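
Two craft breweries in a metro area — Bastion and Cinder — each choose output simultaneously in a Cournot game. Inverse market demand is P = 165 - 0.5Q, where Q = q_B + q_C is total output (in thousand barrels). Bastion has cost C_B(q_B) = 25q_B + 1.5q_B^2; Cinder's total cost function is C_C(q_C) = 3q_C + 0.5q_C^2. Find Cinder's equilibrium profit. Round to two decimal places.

5562.27

Bastion's profit: π_B = (165 - 0.5Q)q_B - (25q_B + (3/2)q_B²). Setting ∂π_B/∂q_B = 0: 140 - 4q_B - (1/2)(q_C) = 0.
Cinder's first-order condition: 162 - 2q_C - (1/2)(q_B) = 0.
So q_B = (140 - (1/2)q_C)/4 and q_C = (162 - (1/2)q_B)/2.
Substituting one into the other gives q_B = 796/31 and q_C = 74.5806.
Price P = 165 - (1/2)·100.2581 = 114.8710.
Cinder's profit: 114.8710·74.5806 - 3·74.5806 - (1/2)·74.5806² = 5562.2726.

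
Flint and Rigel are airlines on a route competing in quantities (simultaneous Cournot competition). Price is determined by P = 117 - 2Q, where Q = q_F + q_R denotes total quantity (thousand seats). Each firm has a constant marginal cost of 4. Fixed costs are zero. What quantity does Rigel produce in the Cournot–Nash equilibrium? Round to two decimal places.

A representative firm's profit is π_i = q_i(117 - 2Q) - 4q_i.
Setting ∂π_i/∂q_i = 0 with rivals' quantities fixed: 113 - 4q_i - 2q_j = 0.
With identical firms every q_j equals q_i, so q_j = q_i and 113 = 6q_i, giving q_i = 113/6.

18.83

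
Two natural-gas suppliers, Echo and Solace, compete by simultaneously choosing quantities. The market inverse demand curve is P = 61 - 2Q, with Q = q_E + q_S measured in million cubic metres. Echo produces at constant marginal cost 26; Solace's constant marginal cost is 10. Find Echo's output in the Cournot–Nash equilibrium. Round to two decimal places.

3.17

Echo's profit: π_E = (61 - 2Q)q_E - (26q_E). Setting ∂π_E/∂q_E = 0: 35 - 4q_E - 2(q_S) = 0.
Solace's first-order condition: 51 - 4q_S - 2(q_E) = 0.
Rearranging gives the reaction functions q_E = (35 - 2q_S)/4 and q_S = (51 - 2q_E)/4.
Solving the pair: q_E = 19/6, q_S = 67/6.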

-----

Requirement » Repeat all of the data exactly.

Exercise result »
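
Two craft breweries in a metro area — Bastion and Cinder — each choose output simultaneously in a Cournot game. Inverse market demand is P = 165 - 0.5Q, where Q = q_B + q_C is total output (in thousand barrels). Bastion has cost C_B(q_B) = 25q_B + 1.5q_B^2; Cinder's total cost function is C_C(q_C) = 3q_C + 0.5q_C^2. Find Cinder's equilibrium profit. Round to two decimal places.

5562.27

Bastion's profit: π_B = (165 - 0.5Q)q_B - (25q_B + (3/2)q_B²). Setting ∂π_B/∂q_B = 0: 140 - 4q_B - (1/2)(q_C) = 0.
Cinder's first-order condition: 162 - 2q_C - (1/2)(q_B) = 0.
So q_B = (140 - (1/2)q_C)/4 and q_C = (162 - (1/2)q_B)/2.
Substituting one into the other gives q_B = 796/31 and q_C = 74.5806.
Price P = 165 - (1/2)·100.2581 = 114.8710.
Cinder's profit: 114.8710·74.5806 - 3·74.5806 - (1/2)·74.5806² = 5562.2726.

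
Flint and Rigel are airlines on a route competing in quantities (simultaneous Cournot competition). Price is determined by P = 117 - 2Q, where Q = q_F + q_R denotes total quantity (thousand seats). Each firm has a constant marginal cost of 4. Fixed costs are zero. What quantity does Rigel produce in the Cournot–Nash equilibrium? Round to two decimal places.

A representative firm's profit is π_i = q_i(117 - 2Q) - 4q_i.
Setting ∂π_i/∂q_i = 0 with rivals' quantities fixed: 113 - 4q_i - 2q_j = 0.
With identical firms every q_j equals q_i, so q_j = q_i and 113 = 6q_i, giving q_i = 113/6.

18.83

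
Two natural-gas suppliers, Echo and Solace, compete by simultaneously choosing quantities. The market inverse demand curve is P = 61 - 2Q, with Q = q_E + q_S measured in million cubic metres. Echo produces at constant marginal cost 26; Solace's constant marginal cost is 10. Find Echo's output in the Cournot–Nash equilibrium. Round to two decimal places.

3.17

Echo's profit: π_E = (61 - 2Q)q_E - (26q_E). Setting ∂π_E/∂q_E = 0: 35 - 4q_E - 2(q_S) = 0.
Solace's first-order condition: 51 - 4q_S - 2(q_E) = 0.
Rearranging gives the reaction functions q_E = (35 - 2q_S)/4 and q_S = (51 - 2q_E)/4.
Solving the pair: q_E = 19/6, q_S = 67/6.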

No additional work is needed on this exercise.